# WHAT IS EXPECTED:
What is needed is a verbatim copy of all the records.

::::

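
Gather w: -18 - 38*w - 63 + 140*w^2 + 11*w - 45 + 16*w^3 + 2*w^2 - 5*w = 16*w^3 + 142*w^2 - 32*w - 126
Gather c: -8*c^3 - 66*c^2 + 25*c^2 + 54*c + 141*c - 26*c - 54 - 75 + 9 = -8*c^3 - 41*c^2 + 169*c - 120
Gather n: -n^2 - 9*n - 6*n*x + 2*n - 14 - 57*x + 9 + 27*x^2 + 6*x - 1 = -n^2 + n*(-6*x - 7) + 27*x^2 - 51*x - 6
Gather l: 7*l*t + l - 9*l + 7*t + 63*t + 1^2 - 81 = l*(7*t - 8) + 70*t - 80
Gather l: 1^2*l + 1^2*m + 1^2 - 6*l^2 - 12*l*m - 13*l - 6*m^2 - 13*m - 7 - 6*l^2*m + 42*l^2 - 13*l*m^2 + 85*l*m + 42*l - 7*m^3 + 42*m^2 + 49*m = l^2*(36 - 6*m) + l*(-13*m^2 + 73*m + 30) - 7*m^3 + 36*m^2 + 37*m - 6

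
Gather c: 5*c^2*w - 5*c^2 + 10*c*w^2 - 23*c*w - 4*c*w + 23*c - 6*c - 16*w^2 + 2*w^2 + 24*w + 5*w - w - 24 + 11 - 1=c^2*(5*w - 5) + c*(10*w^2 - 27*w + 17) - 14*w^2 + 28*w - 14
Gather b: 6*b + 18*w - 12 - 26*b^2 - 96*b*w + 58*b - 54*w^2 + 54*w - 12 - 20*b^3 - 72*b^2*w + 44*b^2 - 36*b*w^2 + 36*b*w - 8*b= -20*b^3 + b^2*(18 - 72*w) + b*(-36*w^2 - 60*w + 56) - 54*w^2 + 72*w - 24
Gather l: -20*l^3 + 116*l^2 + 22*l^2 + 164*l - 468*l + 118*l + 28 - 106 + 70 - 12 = -20*l^3 + 138*l^2 - 186*l - 20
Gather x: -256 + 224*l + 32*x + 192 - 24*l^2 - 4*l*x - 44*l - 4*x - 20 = -24*l^2 + 180*l + x*(28 - 4*l) - 84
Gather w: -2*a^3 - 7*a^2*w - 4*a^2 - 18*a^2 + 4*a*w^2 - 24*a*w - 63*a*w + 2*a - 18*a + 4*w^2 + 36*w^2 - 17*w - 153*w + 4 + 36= -2*a^3 - 22*a^2 - 16*a + w^2*(4*a + 40) + w*(-7*a^2 - 87*a - 170) + 40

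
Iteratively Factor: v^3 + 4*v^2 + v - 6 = (v + 2)*(v^2 + 2*v - 3) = (v - 1)*(v + 2)*(v + 3)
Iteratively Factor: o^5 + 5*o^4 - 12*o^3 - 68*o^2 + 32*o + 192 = (o + 4)*(o^4 + o^3 - 16*o^2 - 4*o + 48) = (o - 3)*(o + 4)*(o^3 + 4*o^2 - 4*o - 16) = (o - 3)*(o + 2)*(o + 4)*(o^2 + 2*o - 8) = (o - 3)*(o + 2)*(o + 4)^2*(o - 2)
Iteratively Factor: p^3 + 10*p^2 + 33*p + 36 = (p + 4)*(p^2 + 6*p + 9) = (p + 3)*(p + 4)*(p + 3)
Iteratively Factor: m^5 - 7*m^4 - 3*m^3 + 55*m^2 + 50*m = (m + 1)*(m^4 - 8*m^3 + 5*m^2 + 50*m) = (m - 5)*(m + 1)*(m^3 - 3*m^2 - 10*m) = (m - 5)*(m + 1)*(m + 2)*(m^2 - 5*m) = (m - 5)^2*(m + 1)*(m + 2)*(m)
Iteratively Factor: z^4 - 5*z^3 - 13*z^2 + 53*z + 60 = (z + 1)*(z^3 - 6*z^2 - 7*z + 60) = (z - 5)*(z + 1)*(z^2 - z - 12) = (z - 5)*(z - 4)*(z + 1)*(z + 3)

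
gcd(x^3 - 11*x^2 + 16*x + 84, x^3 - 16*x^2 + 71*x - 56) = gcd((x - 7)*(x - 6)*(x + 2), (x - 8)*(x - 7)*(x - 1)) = x - 7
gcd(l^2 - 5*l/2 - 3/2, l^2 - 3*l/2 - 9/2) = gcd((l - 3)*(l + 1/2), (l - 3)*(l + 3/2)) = l - 3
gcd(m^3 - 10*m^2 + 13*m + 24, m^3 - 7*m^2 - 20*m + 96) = m^2 - 11*m + 24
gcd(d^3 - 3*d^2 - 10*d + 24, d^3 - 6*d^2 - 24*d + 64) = d - 2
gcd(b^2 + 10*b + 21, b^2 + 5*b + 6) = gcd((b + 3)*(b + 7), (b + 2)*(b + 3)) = b + 3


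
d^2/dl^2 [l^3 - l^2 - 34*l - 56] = 6*l - 2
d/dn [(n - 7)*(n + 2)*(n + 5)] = 3*n^2 - 39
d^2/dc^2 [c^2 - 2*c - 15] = 2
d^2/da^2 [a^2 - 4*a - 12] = 2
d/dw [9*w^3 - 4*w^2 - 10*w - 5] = 27*w^2 - 8*w - 10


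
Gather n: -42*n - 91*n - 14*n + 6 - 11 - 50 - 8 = -147*n - 63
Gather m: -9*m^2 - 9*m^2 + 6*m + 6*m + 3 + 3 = -18*m^2 + 12*m + 6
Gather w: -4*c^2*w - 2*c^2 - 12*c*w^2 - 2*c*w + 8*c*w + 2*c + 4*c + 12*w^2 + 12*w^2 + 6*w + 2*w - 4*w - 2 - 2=-2*c^2 + 6*c + w^2*(24 - 12*c) + w*(-4*c^2 + 6*c + 4) - 4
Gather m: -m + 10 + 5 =15 - m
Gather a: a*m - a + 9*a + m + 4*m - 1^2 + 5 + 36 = a*(m + 8) + 5*m + 40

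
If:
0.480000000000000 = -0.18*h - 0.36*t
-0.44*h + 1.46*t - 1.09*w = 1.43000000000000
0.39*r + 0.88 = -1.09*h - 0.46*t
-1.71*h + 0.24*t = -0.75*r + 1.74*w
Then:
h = 2.82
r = -6.90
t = -2.74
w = -6.12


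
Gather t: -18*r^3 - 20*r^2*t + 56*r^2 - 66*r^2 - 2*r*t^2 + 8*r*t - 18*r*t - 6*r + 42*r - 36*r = -18*r^3 - 10*r^2 - 2*r*t^2 + t*(-20*r^2 - 10*r)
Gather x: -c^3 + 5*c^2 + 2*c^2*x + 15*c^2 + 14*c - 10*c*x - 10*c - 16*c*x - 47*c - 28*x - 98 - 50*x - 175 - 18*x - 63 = -c^3 + 20*c^2 - 43*c + x*(2*c^2 - 26*c - 96) - 336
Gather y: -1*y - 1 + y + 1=0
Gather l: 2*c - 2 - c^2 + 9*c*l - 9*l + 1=-c^2 + 2*c + l*(9*c - 9) - 1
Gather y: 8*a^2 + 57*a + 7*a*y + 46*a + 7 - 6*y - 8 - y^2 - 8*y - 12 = 8*a^2 + 103*a - y^2 + y*(7*a - 14) - 13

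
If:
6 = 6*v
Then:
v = 1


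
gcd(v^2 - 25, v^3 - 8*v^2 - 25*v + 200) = v^2 - 25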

::::

# THE COMPLETED TASK:
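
Gather w: -18 - 38*w - 63 + 140*w^2 + 11*w - 45 + 16*w^3 + 2*w^2 - 5*w = 16*w^3 + 142*w^2 - 32*w - 126
Gather c: -8*c^3 - 66*c^2 + 25*c^2 + 54*c + 141*c - 26*c - 54 - 75 + 9 = -8*c^3 - 41*c^2 + 169*c - 120
Gather n: -n^2 - 9*n - 6*n*x + 2*n - 14 - 57*x + 9 + 27*x^2 + 6*x - 1 = -n^2 + n*(-6*x - 7) + 27*x^2 - 51*x - 6
Gather l: 7*l*t + l - 9*l + 7*t + 63*t + 1^2 - 81 = l*(7*t - 8) + 70*t - 80
Gather l: 1^2*l + 1^2*m + 1^2 - 6*l^2 - 12*l*m - 13*l - 6*m^2 - 13*m - 7 - 6*l^2*m + 42*l^2 - 13*l*m^2 + 85*l*m + 42*l - 7*m^3 + 42*m^2 + 49*m = l^2*(36 - 6*m) + l*(-13*m^2 + 73*m + 30) - 7*m^3 + 36*m^2 + 37*m - 6

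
Gather c: 5*c^2*w - 5*c^2 + 10*c*w^2 - 23*c*w - 4*c*w + 23*c - 6*c - 16*w^2 + 2*w^2 + 24*w + 5*w - w - 24 + 11 - 1=c^2*(5*w - 5) + c*(10*w^2 - 27*w + 17) - 14*w^2 + 28*w - 14
Gather b: 6*b + 18*w - 12 - 26*b^2 - 96*b*w + 58*b - 54*w^2 + 54*w - 12 - 20*b^3 - 72*b^2*w + 44*b^2 - 36*b*w^2 + 36*b*w - 8*b= -20*b^3 + b^2*(18 - 72*w) + b*(-36*w^2 - 60*w + 56) - 54*w^2 + 72*w - 24
Gather l: -20*l^3 + 116*l^2 + 22*l^2 + 164*l - 468*l + 118*l + 28 - 106 + 70 - 12 = -20*l^3 + 138*l^2 - 186*l - 20
Gather x: -256 + 224*l + 32*x + 192 - 24*l^2 - 4*l*x - 44*l - 4*x - 20 = -24*l^2 + 180*l + x*(28 - 4*l) - 84
Gather w: -2*a^3 - 7*a^2*w - 4*a^2 - 18*a^2 + 4*a*w^2 - 24*a*w - 63*a*w + 2*a - 18*a + 4*w^2 + 36*w^2 - 17*w - 153*w + 4 + 36= -2*a^3 - 22*a^2 - 16*a + w^2*(4*a + 40) + w*(-7*a^2 - 87*a - 170) + 40

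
Iteratively Factor: v^3 + 4*v^2 + v - 6 = (v + 2)*(v^2 + 2*v - 3) = (v - 1)*(v + 2)*(v + 3)
Iteratively Factor: o^5 + 5*o^4 - 12*o^3 - 68*o^2 + 32*o + 192 = (o + 4)*(o^4 + o^3 - 16*o^2 - 4*o + 48) = (o - 3)*(o + 4)*(o^3 + 4*o^2 - 4*o - 16) = (o - 3)*(o + 2)*(o + 4)*(o^2 + 2*o - 8) = (o - 3)*(o + 2)*(o + 4)^2*(o - 2)
Iteratively Factor: p^3 + 10*p^2 + 33*p + 36 = (p + 4)*(p^2 + 6*p + 9) = (p + 3)*(p + 4)*(p + 3)
Iteratively Factor: m^5 - 7*m^4 - 3*m^3 + 55*m^2 + 50*m = (m + 1)*(m^4 - 8*m^3 + 5*m^2 + 50*m) = (m - 5)*(m + 1)*(m^3 - 3*m^2 - 10*m) = (m - 5)*(m + 1)*(m + 2)*(m^2 - 5*m) = (m - 5)^2*(m + 1)*(m + 2)*(m)
Iteratively Factor: z^4 - 5*z^3 - 13*z^2 + 53*z + 60 = (z + 1)*(z^3 - 6*z^2 - 7*z + 60) = (z - 5)*(z + 1)*(z^2 - z - 12) = (z - 5)*(z - 4)*(z + 1)*(z + 3)

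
gcd(x^3 - 11*x^2 + 16*x + 84, x^3 - 16*x^2 + 71*x - 56) = gcd((x - 7)*(x - 6)*(x + 2), (x - 8)*(x - 7)*(x - 1)) = x - 7
gcd(l^2 - 5*l/2 - 3/2, l^2 - 3*l/2 - 9/2) = gcd((l - 3)*(l + 1/2), (l - 3)*(l + 3/2)) = l - 3
gcd(m^3 - 10*m^2 + 13*m + 24, m^3 - 7*m^2 - 20*m + 96) = m^2 - 11*m + 24
gcd(d^3 - 3*d^2 - 10*d + 24, d^3 - 6*d^2 - 24*d + 64) = d - 2
gcd(b^2 + 10*b + 21, b^2 + 5*b + 6) = gcd((b + 3)*(b + 7), (b + 2)*(b + 3)) = b + 3


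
d^2/dl^2 [l^3 - l^2 - 34*l - 56] = 6*l - 2
d/dn [(n - 7)*(n + 2)*(n + 5)] = 3*n^2 - 39
d^2/dc^2 [c^2 - 2*c - 15] = 2
d^2/da^2 [a^2 - 4*a - 12] = 2
d/dw [9*w^3 - 4*w^2 - 10*w - 5] = 27*w^2 - 8*w - 10


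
Gather n: -42*n - 91*n - 14*n + 6 - 11 - 50 - 8 = -147*n - 63
Gather m: -9*m^2 - 9*m^2 + 6*m + 6*m + 3 + 3 = -18*m^2 + 12*m + 6
Gather w: -4*c^2*w - 2*c^2 - 12*c*w^2 - 2*c*w + 8*c*w + 2*c + 4*c + 12*w^2 + 12*w^2 + 6*w + 2*w - 4*w - 2 - 2=-2*c^2 + 6*c + w^2*(24 - 12*c) + w*(-4*c^2 + 6*c + 4) - 4
Gather m: -m + 10 + 5 =15 - m
Gather a: a*m - a + 9*a + m + 4*m - 1^2 + 5 + 36 = a*(m + 8) + 5*m + 40

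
If:
0.480000000000000 = -0.18*h - 0.36*t
-0.44*h + 1.46*t - 1.09*w = 1.43000000000000
0.39*r + 0.88 = -1.09*h - 0.46*t
-1.71*h + 0.24*t = -0.75*r + 1.74*w
Then:
h = 2.82
r = -6.90
t = -2.74
w = -6.12


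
Gather t: -18*r^3 - 20*r^2*t + 56*r^2 - 66*r^2 - 2*r*t^2 + 8*r*t - 18*r*t - 6*r + 42*r - 36*r = -18*r^3 - 10*r^2 - 2*r*t^2 + t*(-20*r^2 - 10*r)
Gather x: -c^3 + 5*c^2 + 2*c^2*x + 15*c^2 + 14*c - 10*c*x - 10*c - 16*c*x - 47*c - 28*x - 98 - 50*x - 175 - 18*x - 63 = -c^3 + 20*c^2 - 43*c + x*(2*c^2 - 26*c - 96) - 336
Gather y: -1*y - 1 + y + 1=0
Gather l: 2*c - 2 - c^2 + 9*c*l - 9*l + 1=-c^2 + 2*c + l*(9*c - 9) - 1
Gather y: 8*a^2 + 57*a + 7*a*y + 46*a + 7 - 6*y - 8 - y^2 - 8*y - 12 = 8*a^2 + 103*a - y^2 + y*(7*a - 14) - 13

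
If:
6 = 6*v
Then:
v = 1


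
gcd(v^2 - 25, v^3 - 8*v^2 - 25*v + 200) = v^2 - 25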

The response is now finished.